ABOUT THIS EXERCISE – Exact duplicates of all entries are needed.

Saved data entries –
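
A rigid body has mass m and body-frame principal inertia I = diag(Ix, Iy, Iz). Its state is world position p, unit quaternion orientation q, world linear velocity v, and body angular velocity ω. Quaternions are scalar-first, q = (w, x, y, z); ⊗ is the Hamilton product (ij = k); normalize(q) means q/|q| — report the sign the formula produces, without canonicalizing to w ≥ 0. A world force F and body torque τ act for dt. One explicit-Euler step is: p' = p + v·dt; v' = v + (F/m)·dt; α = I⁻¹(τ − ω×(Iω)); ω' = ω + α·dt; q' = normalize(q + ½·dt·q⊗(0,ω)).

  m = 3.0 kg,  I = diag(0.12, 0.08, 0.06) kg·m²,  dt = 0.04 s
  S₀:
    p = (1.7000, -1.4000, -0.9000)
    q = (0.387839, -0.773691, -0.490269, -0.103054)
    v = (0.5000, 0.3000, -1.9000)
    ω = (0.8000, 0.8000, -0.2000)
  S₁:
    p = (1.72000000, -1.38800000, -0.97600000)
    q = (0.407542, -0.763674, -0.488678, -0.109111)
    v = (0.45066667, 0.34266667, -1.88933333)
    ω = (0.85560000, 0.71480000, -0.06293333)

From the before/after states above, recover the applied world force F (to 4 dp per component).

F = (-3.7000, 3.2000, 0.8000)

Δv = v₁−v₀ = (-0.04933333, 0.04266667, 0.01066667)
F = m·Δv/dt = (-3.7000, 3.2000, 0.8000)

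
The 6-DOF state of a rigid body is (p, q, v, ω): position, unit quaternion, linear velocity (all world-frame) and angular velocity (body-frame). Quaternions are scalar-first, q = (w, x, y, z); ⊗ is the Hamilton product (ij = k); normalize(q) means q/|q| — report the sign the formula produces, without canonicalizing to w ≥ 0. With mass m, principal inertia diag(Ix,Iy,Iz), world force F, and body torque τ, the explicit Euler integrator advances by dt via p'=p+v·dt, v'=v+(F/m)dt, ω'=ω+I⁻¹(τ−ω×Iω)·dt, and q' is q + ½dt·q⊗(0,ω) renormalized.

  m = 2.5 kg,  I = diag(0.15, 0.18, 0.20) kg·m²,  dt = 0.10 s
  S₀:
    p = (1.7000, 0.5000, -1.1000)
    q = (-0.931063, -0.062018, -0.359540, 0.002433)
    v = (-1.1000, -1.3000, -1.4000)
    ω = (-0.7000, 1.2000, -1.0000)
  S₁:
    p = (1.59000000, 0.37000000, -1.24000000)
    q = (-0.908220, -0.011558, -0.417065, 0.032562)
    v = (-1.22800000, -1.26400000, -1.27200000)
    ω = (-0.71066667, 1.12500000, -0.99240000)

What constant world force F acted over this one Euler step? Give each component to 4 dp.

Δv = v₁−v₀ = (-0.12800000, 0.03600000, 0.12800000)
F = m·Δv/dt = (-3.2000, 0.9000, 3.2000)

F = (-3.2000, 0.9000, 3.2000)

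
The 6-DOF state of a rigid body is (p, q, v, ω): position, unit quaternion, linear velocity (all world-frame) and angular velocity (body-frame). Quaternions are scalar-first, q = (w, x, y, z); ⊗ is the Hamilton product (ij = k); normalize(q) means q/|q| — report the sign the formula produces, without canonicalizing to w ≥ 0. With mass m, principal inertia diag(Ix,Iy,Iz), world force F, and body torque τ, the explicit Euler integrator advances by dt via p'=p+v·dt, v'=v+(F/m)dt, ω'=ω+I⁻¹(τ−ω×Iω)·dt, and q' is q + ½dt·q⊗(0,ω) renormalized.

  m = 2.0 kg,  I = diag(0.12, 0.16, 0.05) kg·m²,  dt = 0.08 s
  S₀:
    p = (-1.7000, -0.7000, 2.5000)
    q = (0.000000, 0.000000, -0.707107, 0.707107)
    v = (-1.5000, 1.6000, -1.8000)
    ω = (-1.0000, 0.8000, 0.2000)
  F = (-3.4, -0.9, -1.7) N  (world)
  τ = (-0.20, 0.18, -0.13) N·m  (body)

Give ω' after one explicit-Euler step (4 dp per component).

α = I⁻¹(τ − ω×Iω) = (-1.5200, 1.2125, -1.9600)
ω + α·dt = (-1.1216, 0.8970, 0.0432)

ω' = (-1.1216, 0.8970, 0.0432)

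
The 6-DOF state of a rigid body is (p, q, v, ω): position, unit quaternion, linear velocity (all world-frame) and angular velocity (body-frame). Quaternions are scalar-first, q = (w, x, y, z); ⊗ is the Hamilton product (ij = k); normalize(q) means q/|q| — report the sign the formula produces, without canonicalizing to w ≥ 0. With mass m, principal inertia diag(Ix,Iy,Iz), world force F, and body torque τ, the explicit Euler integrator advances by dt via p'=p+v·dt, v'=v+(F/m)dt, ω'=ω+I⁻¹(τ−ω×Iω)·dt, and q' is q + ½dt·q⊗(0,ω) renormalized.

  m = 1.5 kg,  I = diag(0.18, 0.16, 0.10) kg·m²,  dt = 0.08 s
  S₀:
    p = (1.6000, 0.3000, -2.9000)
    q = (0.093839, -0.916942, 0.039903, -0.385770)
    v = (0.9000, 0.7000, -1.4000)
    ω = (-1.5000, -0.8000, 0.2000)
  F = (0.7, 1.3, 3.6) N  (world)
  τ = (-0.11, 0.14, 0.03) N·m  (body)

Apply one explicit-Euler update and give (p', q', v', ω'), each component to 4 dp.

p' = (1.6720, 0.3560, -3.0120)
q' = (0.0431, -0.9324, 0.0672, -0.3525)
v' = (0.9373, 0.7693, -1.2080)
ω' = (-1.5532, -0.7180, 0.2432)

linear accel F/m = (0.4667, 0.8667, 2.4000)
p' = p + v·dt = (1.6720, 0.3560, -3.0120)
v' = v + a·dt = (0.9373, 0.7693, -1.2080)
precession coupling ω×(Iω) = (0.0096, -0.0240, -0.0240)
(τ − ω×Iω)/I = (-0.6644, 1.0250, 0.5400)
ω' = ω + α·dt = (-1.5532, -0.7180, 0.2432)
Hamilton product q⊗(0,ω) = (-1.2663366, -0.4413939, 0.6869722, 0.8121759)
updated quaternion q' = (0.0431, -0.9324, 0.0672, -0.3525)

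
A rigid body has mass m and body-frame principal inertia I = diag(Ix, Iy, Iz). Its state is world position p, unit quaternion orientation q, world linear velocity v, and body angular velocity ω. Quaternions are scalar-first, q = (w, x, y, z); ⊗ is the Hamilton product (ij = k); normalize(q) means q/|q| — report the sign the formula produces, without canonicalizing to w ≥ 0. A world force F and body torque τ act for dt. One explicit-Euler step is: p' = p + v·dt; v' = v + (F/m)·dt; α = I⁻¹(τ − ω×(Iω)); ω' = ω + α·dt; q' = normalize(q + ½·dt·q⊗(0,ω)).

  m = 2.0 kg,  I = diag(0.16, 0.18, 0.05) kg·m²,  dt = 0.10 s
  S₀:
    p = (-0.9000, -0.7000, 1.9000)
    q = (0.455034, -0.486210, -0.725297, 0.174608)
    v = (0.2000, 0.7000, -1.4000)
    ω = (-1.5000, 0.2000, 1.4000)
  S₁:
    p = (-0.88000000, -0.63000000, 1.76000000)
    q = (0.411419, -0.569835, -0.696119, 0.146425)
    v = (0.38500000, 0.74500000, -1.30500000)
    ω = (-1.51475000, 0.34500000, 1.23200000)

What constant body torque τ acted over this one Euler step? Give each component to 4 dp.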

TASK RESULT –
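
A rigid body has mass m and body-frame principal inertia I = diag(Ix, Iy, Iz). Its state is world position p, unit quaternion orientation q, world linear velocity v, and body angular velocity ω. Quaternions are scalar-first, q = (w, x, y, z); ⊗ is the Hamilton product (ij = k); normalize(q) means q/|q| — report the sign the formula produces, without canonicalizing to w ≥ 0. A world force F and body torque τ act for dt. One explicit-Euler step is: p' = p + v·dt; v' = v + (F/m)·dt; α = I⁻¹(τ − ω×(Iω)); ω' = ω + α·dt; q' = normalize(q + ½·dt·q⊗(0,ω)).

  m = 3.0 kg,  I = diag(0.12, 0.08, 0.06) kg·m²,  dt = 0.04 s
  S₀:
    p = (1.7000, -1.4000, -0.9000)
    q = (0.387839, -0.773691, -0.490269, -0.103054)
    v = (0.5000, 0.3000, -1.9000)
    ω = (0.8000, 0.8000, -0.2000)
  S₁:
    p = (1.72000000, -1.38800000, -0.97600000)
    q = (0.407542, -0.763674, -0.488678, -0.109111)
    v = (0.45066667, 0.34266667, -1.88933333)
    ω = (0.85560000, 0.71480000, -0.06293333)

From the before/after states above, recover the applied world force F (to 4 dp per component).

F = (-3.7000, 3.2000, 0.8000)

Δv = v₁−v₀ = (-0.04933333, 0.04266667, 0.01066667)
F = m·Δv/dt = (-3.7000, 3.2000, 0.8000)

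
The 6-DOF state of a rigid body is (p, q, v, ω): position, unit quaternion, linear velocity (all world-frame) and angular velocity (body-frame). Quaternions are scalar-first, q = (w, x, y, z); ⊗ is the Hamilton product (ij = k); normalize(q) means q/|q| — report the sign the formula produces, without canonicalizing to w ≥ 0. With mass m, principal inertia diag(Ix,Iy,Iz), world force F, and body torque τ, the explicit Euler integrator advances by dt via p'=p+v·dt, v'=v+(F/m)dt, ω'=ω+I⁻¹(τ−ω×Iω)·dt, and q' is q + ½dt·q⊗(0,ω) renormalized.

  m = 2.5 kg,  I = diag(0.15, 0.18, 0.20) kg·m²,  dt = 0.10 s
  S₀:
    p = (1.7000, 0.5000, -1.1000)
    q = (-0.931063, -0.062018, -0.359540, 0.002433)
    v = (-1.1000, -1.3000, -1.4000)
    ω = (-0.7000, 1.2000, -1.0000)
  S₁:
    p = (1.59000000, 0.37000000, -1.24000000)
    q = (-0.908220, -0.011558, -0.417065, 0.032562)
    v = (-1.22800000, -1.26400000, -1.27200000)
    ω = (-0.71066667, 1.12500000, -0.99240000)

What constant world force F acted over this one Euler step? Give each component to 4 dp.

Δv = v₁−v₀ = (-0.12800000, 0.03600000, 0.12800000)
F = m·Δv/dt = (-3.2000, 0.9000, 3.2000)

F = (-3.2000, 0.9000, 3.2000)

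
The 6-DOF state of a rigid body is (p, q, v, ω): position, unit quaternion, linear velocity (all world-frame) and angular velocity (body-frame). Quaternions are scalar-first, q = (w, x, y, z); ⊗ is the Hamilton product (ij = k); normalize(q) means q/|q| — report the sign the formula produces, without canonicalizing to w ≥ 0. With mass m, principal inertia diag(Ix,Iy,Iz), world force F, and body torque τ, the explicit Euler integrator advances by dt via p'=p+v·dt, v'=v+(F/m)dt, ω'=ω+I⁻¹(τ−ω×Iω)·dt, and q' is q + ½dt·q⊗(0,ω) renormalized.

  m = 2.0 kg,  I = diag(0.12, 0.16, 0.05) kg·m²,  dt = 0.08 s
  S₀:
    p = (-1.7000, -0.7000, 2.5000)
    q = (0.000000, 0.000000, -0.707107, 0.707107)
    v = (-1.5000, 1.6000, -1.8000)
    ω = (-1.0000, 0.8000, 0.2000)
  F = (-3.4, -0.9, -1.7) N  (world)
  τ = (-0.20, 0.18, -0.13) N·m  (body)

Give ω' after one explicit-Euler step (4 dp per component).

α = I⁻¹(τ − ω×Iω) = (-1.5200, 1.2125, -1.9600)
ω + α·dt = (-1.1216, 0.8970, 0.0432)

ω' = (-1.1216, 0.8970, 0.0432)

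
The 6-DOF state of a rigid body is (p, q, v, ω): position, unit quaternion, linear velocity (all world-frame) and angular velocity (body-frame). Quaternions are scalar-first, q = (w, x, y, z); ⊗ is the Hamilton product (ij = k); normalize(q) means q/|q| — report the sign the formula produces, without canonicalizing to w ≥ 0. With mass m, principal inertia diag(Ix,Iy,Iz), world force F, and body torque τ, the explicit Euler integrator advances by dt via p'=p+v·dt, v'=v+(F/m)dt, ω'=ω+I⁻¹(τ−ω×Iω)·dt, and q' is q + ½dt·q⊗(0,ω) renormalized.

  m = 1.5 kg,  I = diag(0.18, 0.16, 0.10) kg·m²,  dt = 0.08 s
  S₀:
    p = (1.6000, 0.3000, -2.9000)
    q = (0.093839, -0.916942, 0.039903, -0.385770)
    v = (0.9000, 0.7000, -1.4000)
    ω = (-1.5000, -0.8000, 0.2000)
  F = (0.7, 1.3, 3.6) N  (world)
  τ = (-0.11, 0.14, 0.03) N·m  (body)

Apply one explicit-Euler update and give (p', q', v', ω'), each component to 4 dp.

p' = (1.6720, 0.3560, -3.0120)
q' = (0.0431, -0.9324, 0.0672, -0.3525)
v' = (0.9373, 0.7693, -1.2080)
ω' = (-1.5532, -0.7180, 0.2432)

linear accel F/m = (0.4667, 0.8667, 2.4000)
p' = p + v·dt = (1.6720, 0.3560, -3.0120)
v' = v + a·dt = (0.9373, 0.7693, -1.2080)
precession coupling ω×(Iω) = (0.0096, -0.0240, -0.0240)
(τ − ω×Iω)/I = (-0.6644, 1.0250, 0.5400)
ω' = ω + α·dt = (-1.5532, -0.7180, 0.2432)
Hamilton product q⊗(0,ω) = (-1.2663366, -0.4413939, 0.6869722, 0.8121759)
updated quaternion q' = (0.0431, -0.9324, 0.0672, -0.3525)

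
A rigid body has mass m and body-frame principal inertia I = diag(Ix, Iy, Iz). Its state is world position p, unit quaternion orientation q, world linear velocity v, and body angular velocity ω. Quaternions are scalar-first, q = (w, x, y, z); ⊗ is the Hamilton product (ij = k); normalize(q) means q/|q| — report the sign the formula produces, without canonicalizing to w ≥ 0. A world force F and body torque τ act for dt. One explicit-Euler step is: p' = p + v·dt; v' = v + (F/m)·dt; α = I⁻¹(τ − ω×(Iω)); ω' = ω + α·dt; q' = normalize(q + ½·dt·q⊗(0,ω)).

  m = 2.0 kg,  I = diag(0.16, 0.18, 0.05) kg·m²,  dt = 0.10 s
  S₀:
    p = (-0.9000, -0.7000, 1.9000)
    q = (0.455034, -0.486210, -0.725297, 0.174608)
    v = (0.2000, 0.7000, -1.4000)
    ω = (-1.5000, 0.2000, 1.4000)
  S₁:
    p = (-0.88000000, -0.63000000, 1.76000000)
    q = (0.411419, -0.569835, -0.696119, 0.146425)
    v = (0.38500000, 0.74500000, -1.30500000)
    ω = (-1.51475000, 0.34500000, 1.23200000)

What constant body torque τ acted over this one Euler step? Give each component to 4 dp.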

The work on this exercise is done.